» **TASK BRIEF**:
Your reply should contain every record, restated word for word.

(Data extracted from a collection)
━━━━━━

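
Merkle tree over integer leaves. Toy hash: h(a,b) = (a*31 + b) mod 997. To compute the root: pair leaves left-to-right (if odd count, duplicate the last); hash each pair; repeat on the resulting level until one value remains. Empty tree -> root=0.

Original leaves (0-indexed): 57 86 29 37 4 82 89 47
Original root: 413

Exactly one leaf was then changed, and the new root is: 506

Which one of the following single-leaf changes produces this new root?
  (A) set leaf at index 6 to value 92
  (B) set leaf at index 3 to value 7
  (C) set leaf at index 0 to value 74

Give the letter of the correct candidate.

Answer: A

Derivation:
Original leaves: [57, 86, 29, 37, 4, 82, 89, 47]
Target new root: 506
Try each candidate change and compute the resulting root:
Candidate A: set leaf[6] = 92 -> leaves = [57, 86, 29, 37, 4, 82, 92, 47]
  L0: [57, 86, 29, 37, 4, 82, 92, 47]
  L1: h(57,86)=(57*31+86)%997=856 h(29,37)=(29*31+37)%997=936 h(4,82)=(4*31+82)%997=206 h(92,47)=(92*31+47)%997=905 -> [856, 936, 206, 905]
  L2: h(856,936)=(856*31+936)%997=553 h(206,905)=(206*31+905)%997=312 -> [553, 312]
  L3: h(553,312)=(553*31+312)%997=506 -> [506]
  root = 506 == target 506  ** MATCH **
Candidate B: set leaf[3] = 7 -> leaves = [57, 86, 29, 7, 4, 82, 89, 47]
  L0: [57, 86, 29, 7, 4, 82, 89, 47]
  L1: h(57,86)=(57*31+86)%997=856 h(29,7)=(29*31+7)%997=906 h(4,82)=(4*31+82)%997=206 h(89,47)=(89*31+47)%997=812 -> [856, 906, 206, 812]
  L2: h(856,906)=(856*31+906)%997=523 h(206,812)=(206*31+812)%997=219 -> [523, 219]
  L3: h(523,219)=(523*31+219)%997=480 -> [480]
  root = 480 != target 506
Candidate C: set leaf[0] = 74 -> leaves = [74, 86, 29, 37, 4, 82, 89, 47]
  L0: [74, 86, 29, 37, 4, 82, 89, 47]
  L1: h(74,86)=(74*31+86)%997=386 h(29,37)=(29*31+37)%997=936 h(4,82)=(4*31+82)%997=206 h(89,47)=(89*31+47)%997=812 -> [386, 936, 206, 812]
  L2: h(386,936)=(386*31+936)%997=938 h(206,812)=(206*31+812)%997=219 -> [938, 219]
  L3: h(938,219)=(938*31+219)%997=384 -> [384]
  root = 384 != target 506
Candidate A produces the target root.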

━━━━━━

» **EXPECTED ANSWER**:
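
Merkle tree over integer leaves. Toy hash: h(a,b) = (a*31 + b) mod 997. To compute the root: pair leaves left-to-right (if odd count, duplicate the last); hash each pair; repeat on the resulting level until one value remains. Empty tree -> root=0.

Original leaves (0-indexed): 57 86 29 37 4 82 89 47
Original root: 413

Exactly one leaf was then changed, and the new root is: 506

Which one of the following single-leaf changes produces this new root?
  (A) set leaf at index 6 to value 92
  (B) set leaf at index 3 to value 7
  (C) set leaf at index 0 to value 74

Give the letter of the correct candidate.

Answer: A

Derivation:
Original leaves: [57, 86, 29, 37, 4, 82, 89, 47]
Target new root: 506
Try each candidate change and compute the resulting root:
Candidate A: set leaf[6] = 92 -> leaves = [57, 86, 29, 37, 4, 82, 92, 47]
  L0: [57, 86, 29, 37, 4, 82, 92, 47]
  L1: h(57,86)=(57*31+86)%997=856 h(29,37)=(29*31+37)%997=936 h(4,82)=(4*31+82)%997=206 h(92,47)=(92*31+47)%997=905 -> [856, 936, 206, 905]
  L2: h(856,936)=(856*31+936)%997=553 h(206,905)=(206*31+905)%997=312 -> [553, 312]
  L3: h(553,312)=(553*31+312)%997=506 -> [506]
  root = 506 == target 506  ** MATCH **
Candidate B: set leaf[3] = 7 -> leaves = [57, 86, 29, 7, 4, 82, 89, 47]
  L0: [57, 86, 29, 7, 4, 82, 89, 47]
  L1: h(57,86)=(57*31+86)%997=856 h(29,7)=(29*31+7)%997=906 h(4,82)=(4*31+82)%997=206 h(89,47)=(89*31+47)%997=812 -> [856, 906, 206, 812]
  L2: h(856,906)=(856*31+906)%997=523 h(206,812)=(206*31+812)%997=219 -> [523, 219]
  L3: h(523,219)=(523*31+219)%997=480 -> [480]
  root = 480 != target 506
Candidate C: set leaf[0] = 74 -> leaves = [74, 86, 29, 37, 4, 82, 89, 47]
  L0: [74, 86, 29, 37, 4, 82, 89, 47]
  L1: h(74,86)=(74*31+86)%997=386 h(29,37)=(29*31+37)%997=936 h(4,82)=(4*31+82)%997=206 h(89,47)=(89*31+47)%997=812 -> [386, 936, 206, 812]
  L2: h(386,936)=(386*31+936)%997=938 h(206,812)=(206*31+812)%997=219 -> [938, 219]
  L3: h(938,219)=(938*31+219)%997=384 -> [384]
  root = 384 != target 506
Candidate A produces the target root.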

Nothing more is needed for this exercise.